What follows is a listing. Write it all out exactly.
**** DATASET ****
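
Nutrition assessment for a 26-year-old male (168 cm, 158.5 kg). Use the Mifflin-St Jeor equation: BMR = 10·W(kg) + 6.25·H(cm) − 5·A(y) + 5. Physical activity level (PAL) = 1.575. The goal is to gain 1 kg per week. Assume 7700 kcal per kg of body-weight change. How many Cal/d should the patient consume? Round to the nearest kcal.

5053 Cal/d

Mifflin-St Jeor (male): BMR = 10(158.5) + 6.25(168) − 5(26) + 5 = 1585 + 1050 − 130 + 5 = 2510 kcal/day.
TEE = 2510 × 1.575 = 3953.25 kcal/day.
Required daily surplus = 1 × 7700 ÷ 7 = 1100 kcal/day.
Target intake = 3953.25 + 1100 = 5053.25 kcal/day.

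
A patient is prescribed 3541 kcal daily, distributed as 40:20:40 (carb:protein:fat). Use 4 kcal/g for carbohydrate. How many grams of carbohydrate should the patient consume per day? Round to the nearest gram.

354 g/day

Carbohydrate energy = 40% × 3541 = 1416.4 kcal.
At 4 kcal/g: 1416.4 ÷ 4 = 354.1 g.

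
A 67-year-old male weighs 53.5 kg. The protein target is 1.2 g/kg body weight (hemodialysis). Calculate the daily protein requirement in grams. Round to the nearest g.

64 g/day

Protein = 1.2 g/kg × 53.5 kg = 64.2 g/day.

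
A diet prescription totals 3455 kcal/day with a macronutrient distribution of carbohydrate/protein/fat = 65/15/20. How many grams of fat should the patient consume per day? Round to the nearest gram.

77 g/day

Fat energy = 20% × 3455 = 691 kcal.
At 9 kcal/g: 691 ÷ 9 = 76.7778 g.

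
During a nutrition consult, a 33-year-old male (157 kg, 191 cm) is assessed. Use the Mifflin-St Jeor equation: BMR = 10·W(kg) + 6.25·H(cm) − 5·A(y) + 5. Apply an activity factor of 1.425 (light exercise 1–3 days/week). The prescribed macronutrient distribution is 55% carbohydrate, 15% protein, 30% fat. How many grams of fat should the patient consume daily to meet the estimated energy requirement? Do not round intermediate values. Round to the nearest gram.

124 g/day

Mifflin-St Jeor (male): BMR = 10(157) + 6.25(191) − 5(33) + 5 = 1570 + 1193.75 − 165 + 5 = 2603.75 kcal/day.
TEE = 2603.75 × 1.425 = 3710.3438 kcal/day.
Fat energy = 30% × 3710.3438 = 1113.1031 kcal.
Fat = 1113.1031 ÷ 9 kcal/g = 123.6781 g.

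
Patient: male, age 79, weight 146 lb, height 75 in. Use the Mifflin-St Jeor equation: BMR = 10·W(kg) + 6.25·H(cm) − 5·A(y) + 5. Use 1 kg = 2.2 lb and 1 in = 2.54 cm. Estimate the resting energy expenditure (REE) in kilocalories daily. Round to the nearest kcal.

1464 kilocalories daily

Convert to metric: weight = 146 ÷ 2.2 = 66.3636 kg; height = 75 × 2.54 = 190.5 cm.
Mifflin-St Jeor (male): BMR = 10(66.3636) + 6.25(190.5) − 5(79) + 5 = 663.6364 + 1190.625 − 395 + 5 = 1464.2614 kcal/day.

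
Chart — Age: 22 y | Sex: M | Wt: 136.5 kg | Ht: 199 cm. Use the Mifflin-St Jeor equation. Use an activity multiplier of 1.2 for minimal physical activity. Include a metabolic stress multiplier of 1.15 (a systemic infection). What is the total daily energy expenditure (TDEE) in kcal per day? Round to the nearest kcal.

3455 kcal per day

Mifflin-St Jeor (male): BMR = 10(136.5) + 6.25(199) − 5(22) + 5 = 1365 + 1243.75 − 110 + 5 = 2503.75 kcal/day.
TEE = BMR × activity factor = 2503.75 × 1.2 = 3004.5 kcal/day.
Apply stress factor: 3004.5 × 1.15 = 3455.175 kcal/day.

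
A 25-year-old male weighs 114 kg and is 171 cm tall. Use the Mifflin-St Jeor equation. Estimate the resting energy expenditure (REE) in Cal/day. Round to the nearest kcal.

2089 Cal/day

Mifflin-St Jeor (male): BMR = 10(114) + 6.25(171) − 5(25) + 5 = 1140 + 1068.75 − 125 + 5 = 2088.75 kcal/day.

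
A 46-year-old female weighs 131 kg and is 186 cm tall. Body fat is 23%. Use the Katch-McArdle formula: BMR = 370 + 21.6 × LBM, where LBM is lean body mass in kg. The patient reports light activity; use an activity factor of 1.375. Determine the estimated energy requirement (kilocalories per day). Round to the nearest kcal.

3505 kilocalories per day

LBM = 131 × (1 − 0.23) = 100.87 kg. Katch-McArdle: BMR = 370 + 21.6 × 100.87 = 2548.792 kcal/day.
TEE = BMR × activity factor = 2548.792 × 1.375 = 3504.589 kcal/day.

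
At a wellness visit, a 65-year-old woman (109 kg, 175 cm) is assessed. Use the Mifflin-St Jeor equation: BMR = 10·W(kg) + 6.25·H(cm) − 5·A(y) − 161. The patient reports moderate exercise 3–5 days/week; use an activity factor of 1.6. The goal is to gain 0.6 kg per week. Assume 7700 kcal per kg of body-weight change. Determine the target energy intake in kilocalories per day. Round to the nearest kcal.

3376 kilocalories per day

Mifflin-St Jeor (female): BMR = 10(109) + 6.25(175) − 5(65) − 161 = 1090 + 1093.75 − 325 − 161 = 1697.75 kcal/day.
TEE = 1697.75 × 1.6 = 2716.4 kcal/day.
Required daily surplus = 0.6 × 7700 ÷ 7 = 660 kcal/day.
Target intake = 2716.4 + 660 = 3376.4 kcal/day.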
****
[ANSWER AREA]:
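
Nutrition assessment for a 26-year-old male (168 cm, 158.5 kg). Use the Mifflin-St Jeor equation: BMR = 10·W(kg) + 6.25·H(cm) − 5·A(y) + 5. Physical activity level (PAL) = 1.575. The goal is to gain 1 kg per week. Assume 7700 kcal per kg of body-weight change. How many Cal/d should the patient consume? Round to the nearest kcal.

5053 Cal/d

Mifflin-St Jeor (male): BMR = 10(158.5) + 6.25(168) − 5(26) + 5 = 1585 + 1050 − 130 + 5 = 2510 kcal/day.
TEE = 2510 × 1.575 = 3953.25 kcal/day.
Required daily surplus = 1 × 7700 ÷ 7 = 1100 kcal/day.
Target intake = 3953.25 + 1100 = 5053.25 kcal/day.

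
A patient is prescribed 3541 kcal daily, distributed as 40:20:40 (carb:protein:fat). Use 4 kcal/g for carbohydrate. How many grams of carbohydrate should the patient consume per day? Round to the nearest gram.

354 g/day

Carbohydrate energy = 40% × 3541 = 1416.4 kcal.
At 4 kcal/g: 1416.4 ÷ 4 = 354.1 g.

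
A 67-year-old male weighs 53.5 kg. The protein target is 1.2 g/kg body weight (hemodialysis). Calculate the daily protein requirement in grams. Round to the nearest g.

64 g/day

Protein = 1.2 g/kg × 53.5 kg = 64.2 g/day.

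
A diet prescription totals 3455 kcal/day with a macronutrient distribution of carbohydrate/protein/fat = 65/15/20. How many grams of fat should the patient consume per day? Round to the nearest gram.

77 g/day

Fat energy = 20% × 3455 = 691 kcal.
At 9 kcal/g: 691 ÷ 9 = 76.7778 g.

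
During a nutrition consult, a 33-year-old male (157 kg, 191 cm) is assessed. Use the Mifflin-St Jeor equation: BMR = 10·W(kg) + 6.25·H(cm) − 5·A(y) + 5. Apply an activity factor of 1.425 (light exercise 1–3 days/week). The prescribed macronutrient distribution is 55% carbohydrate, 15% protein, 30% fat. How many grams of fat should the patient consume daily to meet the estimated energy requirement? Do not round intermediate values. Round to the nearest gram.

124 g/day

Mifflin-St Jeor (male): BMR = 10(157) + 6.25(191) − 5(33) + 5 = 1570 + 1193.75 − 165 + 5 = 2603.75 kcal/day.
TEE = 2603.75 × 1.425 = 3710.3438 kcal/day.
Fat energy = 30% × 3710.3438 = 1113.1031 kcal.
Fat = 1113.1031 ÷ 9 kcal/g = 123.6781 g.

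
Patient: male, age 79, weight 146 lb, height 75 in. Use the Mifflin-St Jeor equation: BMR = 10·W(kg) + 6.25·H(cm) − 5·A(y) + 5. Use 1 kg = 2.2 lb and 1 in = 2.54 cm. Estimate the resting energy expenditure (REE) in kilocalories daily. Round to the nearest kcal.

1464 kilocalories daily

Convert to metric: weight = 146 ÷ 2.2 = 66.3636 kg; height = 75 × 2.54 = 190.5 cm.
Mifflin-St Jeor (male): BMR = 10(66.3636) + 6.25(190.5) − 5(79) + 5 = 663.6364 + 1190.625 − 395 + 5 = 1464.2614 kcal/day.

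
Chart — Age: 22 y | Sex: M | Wt: 136.5 kg | Ht: 199 cm. Use the Mifflin-St Jeor equation. Use an activity multiplier of 1.2 for minimal physical activity. Include a metabolic stress multiplier of 1.15 (a systemic infection). What is the total daily energy expenditure (TDEE) in kcal per day? Round to the nearest kcal.

3455 kcal per day

Mifflin-St Jeor (male): BMR = 10(136.5) + 6.25(199) − 5(22) + 5 = 1365 + 1243.75 − 110 + 5 = 2503.75 kcal/day.
TEE = BMR × activity factor = 2503.75 × 1.2 = 3004.5 kcal/day.
Apply stress factor: 3004.5 × 1.15 = 3455.175 kcal/day.

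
A 25-year-old male weighs 114 kg and is 171 cm tall. Use the Mifflin-St Jeor equation. Estimate the resting energy expenditure (REE) in Cal/day. Round to the nearest kcal.

2089 Cal/day

Mifflin-St Jeor (male): BMR = 10(114) + 6.25(171) − 5(25) + 5 = 1140 + 1068.75 − 125 + 5 = 2088.75 kcal/day.

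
A 46-year-old female weighs 131 kg and is 186 cm tall. Body fat is 23%. Use the Katch-McArdle formula: BMR = 370 + 21.6 × LBM, where LBM is lean body mass in kg. The patient reports light activity; use an activity factor of 1.375. Determine the estimated energy requirement (kilocalories per day). Round to the nearest kcal.

3505 kilocalories per day

LBM = 131 × (1 − 0.23) = 100.87 kg. Katch-McArdle: BMR = 370 + 21.6 × 100.87 = 2548.792 kcal/day.
TEE = BMR × activity factor = 2548.792 × 1.375 = 3504.589 kcal/day.

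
At a wellness visit, a 65-year-old woman (109 kg, 175 cm) is assessed. Use the Mifflin-St Jeor equation: BMR = 10·W(kg) + 6.25·H(cm) − 5·A(y) − 161. The patient reports moderate exercise 3–5 days/week; use an activity factor of 1.6. The goal is to gain 0.6 kg per week. Assume 7700 kcal per kg of body-weight change. Determine the target energy intake in kilocalories per day. Round to the nearest kcal.

3376 kilocalories per day

Mifflin-St Jeor (female): BMR = 10(109) + 6.25(175) − 5(65) − 161 = 1090 + 1093.75 − 325 − 161 = 1697.75 kcal/day.
TEE = 1697.75 × 1.6 = 2716.4 kcal/day.
Required daily surplus = 0.6 × 7700 ÷ 7 = 660 kcal/day.
Target intake = 2716.4 + 660 = 3376.4 kcal/day.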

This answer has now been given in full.